=== WHAT TO PRODUCE ===
Below are the entries to work from; restate word for word the portion that opens with the line containing "Market A: qd = 281 − 4p, qs = 5p + 65." and closes with the line containing "Market B: qd = 332 − 4p, qs = 2p + 62.", keeping both.

=== EXTRACTED ENTRIES ===
————————

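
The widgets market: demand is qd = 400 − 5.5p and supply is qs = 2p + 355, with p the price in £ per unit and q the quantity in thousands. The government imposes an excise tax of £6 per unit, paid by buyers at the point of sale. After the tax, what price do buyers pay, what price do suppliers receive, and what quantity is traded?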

————————

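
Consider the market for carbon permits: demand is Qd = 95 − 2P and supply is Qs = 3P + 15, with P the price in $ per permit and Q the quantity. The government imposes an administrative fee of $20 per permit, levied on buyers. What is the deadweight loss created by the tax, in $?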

————————

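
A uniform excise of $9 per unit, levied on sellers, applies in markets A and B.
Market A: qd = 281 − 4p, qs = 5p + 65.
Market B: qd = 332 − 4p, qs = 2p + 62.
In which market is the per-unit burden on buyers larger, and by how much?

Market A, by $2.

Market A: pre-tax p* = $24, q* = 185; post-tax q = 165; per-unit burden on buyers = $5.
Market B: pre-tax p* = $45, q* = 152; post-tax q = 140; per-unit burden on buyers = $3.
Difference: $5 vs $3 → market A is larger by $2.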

————————

=== EXERCISE OUTPUT ===
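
Market A: qd = 281 − 4p, qs = 5p + 65.
Market B: qd = 332 − 4p, qs = 2p + 62.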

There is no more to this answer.